INSTRUCTIONS TO FOLLOW: With both ends included, repeat exactly the lines of the entries below from the one containing "Let k(N) = 5." down to the one containing "Answer: -121", and no others.

Collected data entries:

====

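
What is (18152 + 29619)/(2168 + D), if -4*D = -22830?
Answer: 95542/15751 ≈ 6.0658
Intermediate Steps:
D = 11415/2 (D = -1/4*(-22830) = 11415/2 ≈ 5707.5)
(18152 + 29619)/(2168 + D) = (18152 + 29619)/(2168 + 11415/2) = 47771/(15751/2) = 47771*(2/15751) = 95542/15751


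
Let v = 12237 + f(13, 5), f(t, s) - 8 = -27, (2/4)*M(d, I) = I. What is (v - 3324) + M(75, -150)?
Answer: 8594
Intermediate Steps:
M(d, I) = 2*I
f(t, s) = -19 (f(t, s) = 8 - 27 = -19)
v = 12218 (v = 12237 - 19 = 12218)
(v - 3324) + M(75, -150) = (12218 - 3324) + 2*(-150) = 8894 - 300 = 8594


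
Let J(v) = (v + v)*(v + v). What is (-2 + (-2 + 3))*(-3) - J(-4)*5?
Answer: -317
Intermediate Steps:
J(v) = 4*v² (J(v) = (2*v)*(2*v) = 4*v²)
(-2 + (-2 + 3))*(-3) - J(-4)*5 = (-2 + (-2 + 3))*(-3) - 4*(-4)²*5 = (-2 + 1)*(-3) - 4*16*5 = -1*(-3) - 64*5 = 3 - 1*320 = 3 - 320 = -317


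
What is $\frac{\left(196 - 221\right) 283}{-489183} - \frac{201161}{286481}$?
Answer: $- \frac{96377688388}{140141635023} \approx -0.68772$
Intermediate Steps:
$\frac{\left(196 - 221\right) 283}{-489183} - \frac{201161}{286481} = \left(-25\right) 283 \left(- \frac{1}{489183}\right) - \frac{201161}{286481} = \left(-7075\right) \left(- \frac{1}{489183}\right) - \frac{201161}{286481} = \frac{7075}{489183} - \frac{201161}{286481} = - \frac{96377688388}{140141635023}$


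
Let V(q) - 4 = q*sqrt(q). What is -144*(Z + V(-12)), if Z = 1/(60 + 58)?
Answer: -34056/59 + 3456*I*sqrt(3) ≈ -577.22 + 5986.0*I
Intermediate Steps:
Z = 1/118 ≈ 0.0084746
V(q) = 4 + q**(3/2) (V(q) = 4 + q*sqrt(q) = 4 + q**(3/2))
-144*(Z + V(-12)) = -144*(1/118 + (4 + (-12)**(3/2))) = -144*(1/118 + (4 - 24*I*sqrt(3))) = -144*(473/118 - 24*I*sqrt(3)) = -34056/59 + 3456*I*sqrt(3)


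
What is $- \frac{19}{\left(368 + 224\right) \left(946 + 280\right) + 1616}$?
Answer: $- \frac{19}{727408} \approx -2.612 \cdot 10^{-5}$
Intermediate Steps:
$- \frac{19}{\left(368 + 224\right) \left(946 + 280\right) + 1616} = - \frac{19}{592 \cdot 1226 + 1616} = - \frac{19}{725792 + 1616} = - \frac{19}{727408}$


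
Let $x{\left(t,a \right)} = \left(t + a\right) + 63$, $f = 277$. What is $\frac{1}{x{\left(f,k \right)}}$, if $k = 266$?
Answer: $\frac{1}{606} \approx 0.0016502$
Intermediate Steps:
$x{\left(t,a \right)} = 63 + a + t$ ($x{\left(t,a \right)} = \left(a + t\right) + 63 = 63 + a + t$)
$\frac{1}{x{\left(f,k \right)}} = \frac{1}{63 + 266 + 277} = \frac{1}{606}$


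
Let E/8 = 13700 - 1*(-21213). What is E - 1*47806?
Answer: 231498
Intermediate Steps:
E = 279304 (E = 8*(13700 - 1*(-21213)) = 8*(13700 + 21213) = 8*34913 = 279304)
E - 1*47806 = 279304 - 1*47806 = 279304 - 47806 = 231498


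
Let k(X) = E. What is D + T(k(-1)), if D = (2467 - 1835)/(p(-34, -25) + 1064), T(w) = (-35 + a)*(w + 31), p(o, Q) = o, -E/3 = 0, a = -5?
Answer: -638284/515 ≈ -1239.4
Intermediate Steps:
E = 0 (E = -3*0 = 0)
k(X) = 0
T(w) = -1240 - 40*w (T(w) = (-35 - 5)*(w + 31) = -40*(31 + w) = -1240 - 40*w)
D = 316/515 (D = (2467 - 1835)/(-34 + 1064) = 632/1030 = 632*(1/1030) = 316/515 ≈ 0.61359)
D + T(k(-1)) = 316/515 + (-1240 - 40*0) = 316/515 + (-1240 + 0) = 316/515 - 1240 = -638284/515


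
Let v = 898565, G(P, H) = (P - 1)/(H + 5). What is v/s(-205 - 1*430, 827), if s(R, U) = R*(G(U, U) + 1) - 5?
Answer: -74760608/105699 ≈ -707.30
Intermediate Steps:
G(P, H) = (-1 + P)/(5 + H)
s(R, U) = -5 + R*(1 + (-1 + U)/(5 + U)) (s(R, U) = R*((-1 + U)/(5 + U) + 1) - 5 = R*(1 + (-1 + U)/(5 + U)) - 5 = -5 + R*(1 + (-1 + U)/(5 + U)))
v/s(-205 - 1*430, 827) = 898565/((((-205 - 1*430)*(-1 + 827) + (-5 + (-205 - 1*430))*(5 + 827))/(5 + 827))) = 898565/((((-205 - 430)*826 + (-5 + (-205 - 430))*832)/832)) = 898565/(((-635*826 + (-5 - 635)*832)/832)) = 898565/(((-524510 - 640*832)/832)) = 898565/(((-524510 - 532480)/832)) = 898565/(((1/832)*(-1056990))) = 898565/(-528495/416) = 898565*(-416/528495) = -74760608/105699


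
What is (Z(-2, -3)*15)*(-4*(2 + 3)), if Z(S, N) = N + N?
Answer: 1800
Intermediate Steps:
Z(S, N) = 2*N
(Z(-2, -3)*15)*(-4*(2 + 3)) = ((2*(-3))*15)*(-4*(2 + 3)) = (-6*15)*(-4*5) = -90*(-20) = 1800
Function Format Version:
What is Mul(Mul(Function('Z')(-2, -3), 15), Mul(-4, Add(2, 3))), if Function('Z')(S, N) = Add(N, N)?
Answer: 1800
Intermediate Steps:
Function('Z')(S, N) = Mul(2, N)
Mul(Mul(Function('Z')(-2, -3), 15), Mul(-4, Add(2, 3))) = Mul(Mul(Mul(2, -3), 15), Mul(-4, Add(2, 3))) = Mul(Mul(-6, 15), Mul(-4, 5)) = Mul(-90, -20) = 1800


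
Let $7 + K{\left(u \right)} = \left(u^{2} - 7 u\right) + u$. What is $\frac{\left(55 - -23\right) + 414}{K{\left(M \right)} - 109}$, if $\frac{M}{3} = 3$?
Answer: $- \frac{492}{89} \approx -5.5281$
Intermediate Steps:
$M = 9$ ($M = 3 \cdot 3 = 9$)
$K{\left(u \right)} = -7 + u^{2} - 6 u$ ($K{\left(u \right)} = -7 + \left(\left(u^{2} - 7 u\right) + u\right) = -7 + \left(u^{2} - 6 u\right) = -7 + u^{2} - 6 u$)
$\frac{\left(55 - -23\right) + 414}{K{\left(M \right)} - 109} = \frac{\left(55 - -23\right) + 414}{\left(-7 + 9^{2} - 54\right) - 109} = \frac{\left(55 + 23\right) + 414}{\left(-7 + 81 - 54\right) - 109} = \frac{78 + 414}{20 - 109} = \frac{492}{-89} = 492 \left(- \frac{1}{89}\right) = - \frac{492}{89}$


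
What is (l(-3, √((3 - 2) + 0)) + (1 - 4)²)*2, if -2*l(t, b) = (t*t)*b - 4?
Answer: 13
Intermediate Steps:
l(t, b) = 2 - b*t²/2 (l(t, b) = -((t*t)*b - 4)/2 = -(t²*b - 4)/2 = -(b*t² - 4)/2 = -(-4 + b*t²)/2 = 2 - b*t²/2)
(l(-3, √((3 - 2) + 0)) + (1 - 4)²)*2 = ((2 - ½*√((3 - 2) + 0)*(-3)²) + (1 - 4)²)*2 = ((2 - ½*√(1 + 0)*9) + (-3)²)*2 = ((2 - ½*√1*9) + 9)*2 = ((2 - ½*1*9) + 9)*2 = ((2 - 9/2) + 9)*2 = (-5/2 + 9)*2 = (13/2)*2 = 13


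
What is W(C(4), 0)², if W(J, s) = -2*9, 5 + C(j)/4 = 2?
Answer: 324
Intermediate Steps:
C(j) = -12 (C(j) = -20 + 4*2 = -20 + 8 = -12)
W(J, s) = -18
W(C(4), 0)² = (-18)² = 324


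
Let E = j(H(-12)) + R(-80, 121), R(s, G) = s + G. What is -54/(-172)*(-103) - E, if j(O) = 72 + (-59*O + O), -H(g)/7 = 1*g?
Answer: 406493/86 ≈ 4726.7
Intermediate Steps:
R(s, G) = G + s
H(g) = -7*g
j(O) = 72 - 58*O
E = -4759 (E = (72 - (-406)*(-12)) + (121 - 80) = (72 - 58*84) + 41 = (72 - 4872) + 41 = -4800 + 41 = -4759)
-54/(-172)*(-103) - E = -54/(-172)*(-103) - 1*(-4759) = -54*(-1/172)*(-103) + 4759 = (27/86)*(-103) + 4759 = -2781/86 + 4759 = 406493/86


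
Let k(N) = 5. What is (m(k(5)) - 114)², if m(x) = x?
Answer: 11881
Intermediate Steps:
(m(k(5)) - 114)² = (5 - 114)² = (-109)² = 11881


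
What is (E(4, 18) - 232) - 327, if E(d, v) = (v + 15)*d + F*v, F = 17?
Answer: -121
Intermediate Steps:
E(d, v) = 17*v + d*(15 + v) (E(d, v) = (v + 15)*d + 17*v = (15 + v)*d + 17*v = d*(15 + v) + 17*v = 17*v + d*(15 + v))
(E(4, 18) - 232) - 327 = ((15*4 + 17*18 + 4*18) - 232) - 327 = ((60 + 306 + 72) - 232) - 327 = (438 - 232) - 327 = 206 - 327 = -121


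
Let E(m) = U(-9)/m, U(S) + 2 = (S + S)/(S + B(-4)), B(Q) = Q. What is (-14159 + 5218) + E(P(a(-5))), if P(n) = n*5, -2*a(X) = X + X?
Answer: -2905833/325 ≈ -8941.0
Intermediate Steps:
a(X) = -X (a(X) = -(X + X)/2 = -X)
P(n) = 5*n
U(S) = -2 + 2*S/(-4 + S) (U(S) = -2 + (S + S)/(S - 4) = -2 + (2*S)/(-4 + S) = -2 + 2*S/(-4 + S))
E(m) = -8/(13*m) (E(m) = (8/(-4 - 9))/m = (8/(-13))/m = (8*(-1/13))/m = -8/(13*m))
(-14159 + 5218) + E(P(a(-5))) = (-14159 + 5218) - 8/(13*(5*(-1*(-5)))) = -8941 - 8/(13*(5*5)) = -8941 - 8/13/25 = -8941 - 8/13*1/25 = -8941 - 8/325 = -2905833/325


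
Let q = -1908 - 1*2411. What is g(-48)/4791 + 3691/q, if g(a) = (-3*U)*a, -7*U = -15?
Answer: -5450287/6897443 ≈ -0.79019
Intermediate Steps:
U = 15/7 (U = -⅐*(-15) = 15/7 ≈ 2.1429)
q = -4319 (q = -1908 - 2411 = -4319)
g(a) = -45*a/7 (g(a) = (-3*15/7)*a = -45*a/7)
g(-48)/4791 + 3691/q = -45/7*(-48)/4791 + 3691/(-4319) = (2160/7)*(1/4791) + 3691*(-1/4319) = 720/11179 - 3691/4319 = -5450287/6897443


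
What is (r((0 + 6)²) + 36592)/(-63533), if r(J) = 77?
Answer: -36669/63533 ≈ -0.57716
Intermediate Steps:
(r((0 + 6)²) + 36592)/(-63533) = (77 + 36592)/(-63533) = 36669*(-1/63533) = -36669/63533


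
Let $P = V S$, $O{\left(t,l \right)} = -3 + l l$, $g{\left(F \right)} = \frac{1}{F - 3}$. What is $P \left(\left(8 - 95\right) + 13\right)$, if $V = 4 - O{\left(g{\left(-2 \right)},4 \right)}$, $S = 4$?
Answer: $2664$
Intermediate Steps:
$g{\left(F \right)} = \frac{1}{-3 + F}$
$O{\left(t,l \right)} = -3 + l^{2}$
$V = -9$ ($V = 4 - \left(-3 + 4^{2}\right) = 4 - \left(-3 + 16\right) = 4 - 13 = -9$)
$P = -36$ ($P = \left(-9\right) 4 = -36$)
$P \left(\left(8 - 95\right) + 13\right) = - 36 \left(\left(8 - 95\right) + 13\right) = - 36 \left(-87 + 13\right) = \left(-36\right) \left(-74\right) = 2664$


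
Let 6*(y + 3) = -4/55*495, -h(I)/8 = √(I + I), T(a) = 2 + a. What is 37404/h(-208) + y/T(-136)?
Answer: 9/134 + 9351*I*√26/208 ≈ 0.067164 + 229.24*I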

====

TASK RESULT:
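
Let k(N) = 5. What is (m(k(5)) - 114)², if m(x) = x?
Answer: 11881
Intermediate Steps:
(m(k(5)) - 114)² = (5 - 114)² = (-109)² = 11881


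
What is (E(4, 18) - 232) - 327, if E(d, v) = (v + 15)*d + F*v, F = 17?
Answer: -121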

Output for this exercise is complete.